(Records from a data source)

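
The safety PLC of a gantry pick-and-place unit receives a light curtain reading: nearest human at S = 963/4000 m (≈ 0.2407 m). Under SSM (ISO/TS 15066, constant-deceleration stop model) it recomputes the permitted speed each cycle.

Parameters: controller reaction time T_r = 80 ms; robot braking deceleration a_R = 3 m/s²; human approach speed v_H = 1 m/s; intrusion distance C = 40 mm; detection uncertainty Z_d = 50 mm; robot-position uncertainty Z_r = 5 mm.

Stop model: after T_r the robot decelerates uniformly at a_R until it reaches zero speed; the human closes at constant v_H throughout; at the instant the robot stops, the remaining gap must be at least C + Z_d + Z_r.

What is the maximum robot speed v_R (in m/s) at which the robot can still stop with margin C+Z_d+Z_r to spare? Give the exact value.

collect terms ⇒ (1/6)·v_R² + (31/75)·v_R + (-263/4000) = 0
  disc = (31/75)² − 4·(1/6)·(-263/4000) = 19321/90000 ; √disc = 139/300
  v_R = (−(31/75) + 139/300) / (2·(1/6)) = 3/20 m/s
check:
stop time T_s = (3/20)/3 = 0.0500 s
robot covers v_R·T_r = 0.1500·0.0800 = 0.0120 m before braking
robot covers 0.1500·0.0500 − ½·3.0000·0.0500² = 0.0037 m while stopping
person approaches 1.0000·(0.0800+0.0500) = 0.1300 m
margins: 0.0400+0.0500+0.0050 = 0.0950 m
sum ≈ 0.0120+0.0037+0.1300+0.0950 ≈ 0.2407 m = S ✓

v_R_max = 3/20 m/s = 0.1500 m/s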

■ Instructions to follow: Take every line from the data that includes the word "human".

■ Solution to the problem:
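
The safety PLC of a gantry pick-and-place unit receives a light curtain reading: nearest human at S = 963/4000 m (≈ 0.2407 m). Under SSM (ISO/TS 15066, constant-deceleration stop model) it recomputes the permitted speed each cycle.
Parameters: controller reaction time T_r = 80 ms; robot braking deceleration a_R = 3 m/s²; human approach speed v_H = 1 m/s; intrusion distance C = 40 mm; detection uncertainty Z_d = 50 mm; robot-position uncertainty Z_r = 5 mm.
Stop model: after T_r the robot decelerates uniformly at a_R until it reaches zero speed; the human closes at constant v_H throughout; at the instant the robot stops, the remaining gap must be at least C + Z_d + Z_r.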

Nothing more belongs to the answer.